___ Record excerpts ___
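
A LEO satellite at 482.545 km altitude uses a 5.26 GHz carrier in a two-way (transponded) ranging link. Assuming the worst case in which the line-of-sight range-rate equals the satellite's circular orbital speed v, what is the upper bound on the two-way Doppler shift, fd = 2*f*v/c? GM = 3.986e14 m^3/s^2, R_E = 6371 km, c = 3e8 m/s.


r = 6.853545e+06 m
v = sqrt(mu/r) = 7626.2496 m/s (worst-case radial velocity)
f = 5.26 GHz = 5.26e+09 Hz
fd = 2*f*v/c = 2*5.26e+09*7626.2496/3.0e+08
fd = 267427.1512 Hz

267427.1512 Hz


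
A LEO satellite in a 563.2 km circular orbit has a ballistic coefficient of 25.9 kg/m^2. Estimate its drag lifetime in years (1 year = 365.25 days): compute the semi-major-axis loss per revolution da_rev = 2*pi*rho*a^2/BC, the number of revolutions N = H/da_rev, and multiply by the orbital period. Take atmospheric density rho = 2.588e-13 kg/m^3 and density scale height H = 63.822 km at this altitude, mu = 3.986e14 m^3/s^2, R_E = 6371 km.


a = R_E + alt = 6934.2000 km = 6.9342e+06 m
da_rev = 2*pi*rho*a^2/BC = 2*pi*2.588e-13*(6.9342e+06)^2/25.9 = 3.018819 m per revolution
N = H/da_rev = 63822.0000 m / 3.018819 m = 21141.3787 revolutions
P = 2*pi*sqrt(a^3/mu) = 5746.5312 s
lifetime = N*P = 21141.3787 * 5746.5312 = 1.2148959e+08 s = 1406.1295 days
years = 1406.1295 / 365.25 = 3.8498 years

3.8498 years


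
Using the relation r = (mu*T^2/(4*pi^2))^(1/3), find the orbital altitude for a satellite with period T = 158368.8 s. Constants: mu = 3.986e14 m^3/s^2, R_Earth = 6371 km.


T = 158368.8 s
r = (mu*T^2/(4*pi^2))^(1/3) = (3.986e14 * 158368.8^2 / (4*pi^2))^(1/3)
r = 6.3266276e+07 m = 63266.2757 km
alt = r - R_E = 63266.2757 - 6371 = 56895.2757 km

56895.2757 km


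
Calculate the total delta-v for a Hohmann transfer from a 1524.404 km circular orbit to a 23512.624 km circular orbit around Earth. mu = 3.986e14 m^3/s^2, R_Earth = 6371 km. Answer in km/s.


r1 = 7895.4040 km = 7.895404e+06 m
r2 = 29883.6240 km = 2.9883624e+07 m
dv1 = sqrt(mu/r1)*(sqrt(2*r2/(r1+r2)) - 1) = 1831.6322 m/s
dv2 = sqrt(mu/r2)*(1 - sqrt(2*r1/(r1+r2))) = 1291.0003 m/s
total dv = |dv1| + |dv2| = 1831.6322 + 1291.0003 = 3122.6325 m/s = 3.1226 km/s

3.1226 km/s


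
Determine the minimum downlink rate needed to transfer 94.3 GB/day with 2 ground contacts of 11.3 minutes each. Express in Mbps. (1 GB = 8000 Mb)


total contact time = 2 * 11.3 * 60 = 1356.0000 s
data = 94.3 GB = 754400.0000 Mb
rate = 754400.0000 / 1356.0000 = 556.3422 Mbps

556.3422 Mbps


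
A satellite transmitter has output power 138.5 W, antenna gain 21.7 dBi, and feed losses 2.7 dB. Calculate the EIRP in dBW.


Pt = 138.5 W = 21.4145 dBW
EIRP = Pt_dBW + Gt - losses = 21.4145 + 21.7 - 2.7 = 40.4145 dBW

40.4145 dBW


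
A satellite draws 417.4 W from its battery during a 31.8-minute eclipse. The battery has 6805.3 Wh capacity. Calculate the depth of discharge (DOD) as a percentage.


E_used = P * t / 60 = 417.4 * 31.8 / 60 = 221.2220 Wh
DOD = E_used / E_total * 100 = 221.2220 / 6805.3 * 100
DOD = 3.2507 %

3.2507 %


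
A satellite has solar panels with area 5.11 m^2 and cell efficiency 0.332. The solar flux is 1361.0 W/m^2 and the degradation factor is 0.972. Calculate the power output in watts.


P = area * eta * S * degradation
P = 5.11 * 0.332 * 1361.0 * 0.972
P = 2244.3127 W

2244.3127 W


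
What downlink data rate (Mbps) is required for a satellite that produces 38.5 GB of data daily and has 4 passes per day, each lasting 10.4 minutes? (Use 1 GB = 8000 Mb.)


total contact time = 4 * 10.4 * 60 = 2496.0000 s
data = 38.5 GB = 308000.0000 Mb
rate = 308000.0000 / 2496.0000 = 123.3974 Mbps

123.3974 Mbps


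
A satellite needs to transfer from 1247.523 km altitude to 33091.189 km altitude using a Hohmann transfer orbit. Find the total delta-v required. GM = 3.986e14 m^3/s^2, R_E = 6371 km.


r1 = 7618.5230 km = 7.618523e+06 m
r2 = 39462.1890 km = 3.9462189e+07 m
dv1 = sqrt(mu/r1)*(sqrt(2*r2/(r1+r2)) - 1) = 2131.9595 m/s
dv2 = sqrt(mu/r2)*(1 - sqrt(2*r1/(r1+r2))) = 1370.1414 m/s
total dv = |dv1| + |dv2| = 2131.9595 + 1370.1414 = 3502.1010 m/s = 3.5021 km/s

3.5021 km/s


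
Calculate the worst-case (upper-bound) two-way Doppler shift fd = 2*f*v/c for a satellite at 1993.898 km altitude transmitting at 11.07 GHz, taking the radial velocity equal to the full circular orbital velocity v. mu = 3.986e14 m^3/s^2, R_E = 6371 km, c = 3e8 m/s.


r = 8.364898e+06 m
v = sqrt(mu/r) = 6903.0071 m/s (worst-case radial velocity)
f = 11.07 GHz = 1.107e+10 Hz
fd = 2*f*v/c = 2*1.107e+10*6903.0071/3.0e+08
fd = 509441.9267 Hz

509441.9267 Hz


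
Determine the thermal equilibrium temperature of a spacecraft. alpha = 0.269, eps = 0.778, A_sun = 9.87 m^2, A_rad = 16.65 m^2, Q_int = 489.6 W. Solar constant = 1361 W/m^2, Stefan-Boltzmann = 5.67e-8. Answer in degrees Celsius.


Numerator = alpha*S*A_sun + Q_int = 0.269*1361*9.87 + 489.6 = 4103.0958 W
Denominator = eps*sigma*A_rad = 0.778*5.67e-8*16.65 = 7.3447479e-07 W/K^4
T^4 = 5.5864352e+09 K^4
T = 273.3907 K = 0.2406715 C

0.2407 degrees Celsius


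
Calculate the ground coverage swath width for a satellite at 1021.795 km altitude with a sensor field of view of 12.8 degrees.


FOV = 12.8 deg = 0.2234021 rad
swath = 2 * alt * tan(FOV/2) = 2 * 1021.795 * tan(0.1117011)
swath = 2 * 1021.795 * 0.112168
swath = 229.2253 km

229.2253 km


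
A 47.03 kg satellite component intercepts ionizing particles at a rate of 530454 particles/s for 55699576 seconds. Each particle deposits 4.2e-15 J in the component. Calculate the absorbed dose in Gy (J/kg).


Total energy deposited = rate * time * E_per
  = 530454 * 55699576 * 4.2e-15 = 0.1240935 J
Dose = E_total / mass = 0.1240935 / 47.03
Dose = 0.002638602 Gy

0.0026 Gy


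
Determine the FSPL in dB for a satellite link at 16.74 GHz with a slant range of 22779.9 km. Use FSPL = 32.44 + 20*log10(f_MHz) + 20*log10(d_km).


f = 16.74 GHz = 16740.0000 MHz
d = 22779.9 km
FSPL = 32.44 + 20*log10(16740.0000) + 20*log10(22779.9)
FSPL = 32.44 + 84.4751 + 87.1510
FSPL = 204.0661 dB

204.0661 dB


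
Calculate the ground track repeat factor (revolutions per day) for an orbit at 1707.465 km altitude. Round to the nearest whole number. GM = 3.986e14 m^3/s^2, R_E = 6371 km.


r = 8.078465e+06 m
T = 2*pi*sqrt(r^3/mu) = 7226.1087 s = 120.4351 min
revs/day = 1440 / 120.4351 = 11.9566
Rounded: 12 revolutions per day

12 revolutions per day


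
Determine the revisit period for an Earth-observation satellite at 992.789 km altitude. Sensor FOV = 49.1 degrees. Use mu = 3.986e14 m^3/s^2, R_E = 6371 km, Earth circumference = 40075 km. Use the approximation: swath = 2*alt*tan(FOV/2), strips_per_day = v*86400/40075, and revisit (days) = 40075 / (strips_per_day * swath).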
___
- [Work required]
Set down no line except those from the one with "Calculate the ground track" to the last line of the data, inclusive, each exactly as written.

- [Task output]
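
Calculate the ground track repeat factor (revolutions per day) for an orbit at 1707.465 km altitude. Round to the nearest whole number. GM = 3.986e14 m^3/s^2, R_E = 6371 km.


r = 8.078465e+06 m
T = 2*pi*sqrt(r^3/mu) = 7226.1087 s = 120.4351 min
revs/day = 1440 / 120.4351 = 11.9566
Rounded: 12 revolutions per day

12 revolutions per day


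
Determine the revisit period for an Earth-observation satellite at 992.789 km altitude. Sensor FOV = 49.1 degrees. Use mu = 3.986e14 m^3/s^2, R_E = 6371 km, Earth circumference = 40075 km. Use the approximation: swath = 2*alt*tan(FOV/2), strips_per_day = v*86400/40075, and revisit (days) = 40075 / (strips_per_day * swath).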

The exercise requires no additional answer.